**WHAT YOU WILL DO**
Produce the records below again, word for word, but stop after the line that contains "T[1,1,1] = 4".

(Dataset entries)
******************************
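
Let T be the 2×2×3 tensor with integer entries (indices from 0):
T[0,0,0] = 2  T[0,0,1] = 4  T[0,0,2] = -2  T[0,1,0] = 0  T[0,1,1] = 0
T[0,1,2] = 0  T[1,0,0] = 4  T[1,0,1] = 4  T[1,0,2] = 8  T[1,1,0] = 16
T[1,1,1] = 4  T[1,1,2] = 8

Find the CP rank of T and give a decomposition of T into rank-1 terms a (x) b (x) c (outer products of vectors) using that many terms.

Lower bound: the mode-3 unfolding of T (rows indexed by k, columns by (i,j) = (0,0), (0,1), (1,0), (1,1)) is [[2, 0, 4, 16], [4, 0, 4, 4], [-2, 0, 8, 8]].
There the 3×3 minor on rows k ∈ {0, 1, 2}, columns (i,j) ∈ {(0,0), (1,0), (1,1)} is det [[2, 4, 16], [4, 4, 4], [-2, 8, 8]] = 480 ≠ 0, so this unfolding has rank ≥ 3; CP rank is at least every unfolding rank, so rank(T) ≥ 3. (This is only a lower bound: in general the CP rank may exceed every unfolding rank, so we still need to exhibit 3 rank-1 terms summing to T.)
Upper bound: T is a sum of 3 rank-1 terms, T = (0, 1) (x) (1, -2) (x) (-4, 0, 0) + (0, 1) (x) (1, 1) (x) (8, 4, 8) + (1, 0) (x) (1, 0) (x) (2, 4, -2) (written with every a and b primitive with positive leading entry and the scale carried by c; CP decompositions are not unique, and this one is verified by expanding entrywise), so rank(T) ≤ 3.
These bounds meet, so rank(T) = 3.

rank(T) = 3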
******************************
**RESPONSE**
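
Let T be the 2×2×3 tensor with integer entries (indices from 0):
T[0,0,0] = 2  T[0,0,1] = 4  T[0,0,2] = -2  T[0,1,0] = 0  T[0,1,1] = 0
T[0,1,2] = 0  T[1,0,0] = 4  T[1,0,1] = 4  T[1,0,2] = 8  T[1,1,0] = 16
T[1,1,1] = 4  T[1,1,2] = 8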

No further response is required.